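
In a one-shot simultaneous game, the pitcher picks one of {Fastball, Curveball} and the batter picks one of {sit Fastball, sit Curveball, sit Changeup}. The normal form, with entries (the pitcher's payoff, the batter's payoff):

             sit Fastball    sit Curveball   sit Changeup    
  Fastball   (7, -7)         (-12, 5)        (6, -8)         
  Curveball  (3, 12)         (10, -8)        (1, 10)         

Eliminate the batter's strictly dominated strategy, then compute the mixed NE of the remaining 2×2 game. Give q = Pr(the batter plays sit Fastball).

The batter's strategy sit Changeup is strictly dominated by sit Fastball: -7 > -8 and 12 > 10. Eliminate sit Changeup.
The pitcher's indifference between Fastball and Curveball determines the batter's mixing probability q:
  the pitcher's expected payoff from Fastball: q·7 + (1−q)·(-12) = 19q - 12
  the pitcher's expected payoff from Curveball: q·3 + (1−q)·10 = -7q + 10
  19q - 12 = -7q + 10  ⇒  26q = 22  ⇒  q = 11/13.

q = 11/13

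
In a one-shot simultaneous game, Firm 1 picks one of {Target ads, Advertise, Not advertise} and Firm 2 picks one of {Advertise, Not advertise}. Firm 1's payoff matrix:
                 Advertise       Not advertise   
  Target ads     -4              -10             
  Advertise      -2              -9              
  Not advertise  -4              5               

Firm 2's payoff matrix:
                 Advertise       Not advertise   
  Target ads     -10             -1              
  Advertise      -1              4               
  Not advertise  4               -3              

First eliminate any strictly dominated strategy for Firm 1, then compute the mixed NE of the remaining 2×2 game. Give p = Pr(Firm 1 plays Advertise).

p = 7/12

Firm 1's strategy Target ads is strictly dominated by Advertise: -2 > -4 and -9 > -10. Eliminate Target ads.
Set Firm 2's expected payoff from Advertise equal to that from Not advertise:
  Firm 2's payoff to Advertise: p·(-1) + (1−p)·4 = -5p + 4
  Firm 2's payoff to Not advertise: p·4 + (1−p)·(-3) = 7p - 3
  -5p + 4 = 7p - 3  ⇒  -12p = -7  ⇒  p = 7/12.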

▶ _TO DO_
Looking over the records, find each line with the word "shot" and copy it.

▶ _RESPONSE_
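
In a one-shot simultaneous game, the pitcher picks one of {Fastball, Curveball} and the batter picks one of {sit Fastball, sit Curveball, sit Changeup}. The normal form, with entries (the pitcher's payoff, the batter's payoff):
In a one-shot simultaneous game, Firm 1 picks one of {Target ads, Advertise, Not advertise} and Firm 2 picks one of {Advertise, Not advertise}. Firm 1's payoff matrix: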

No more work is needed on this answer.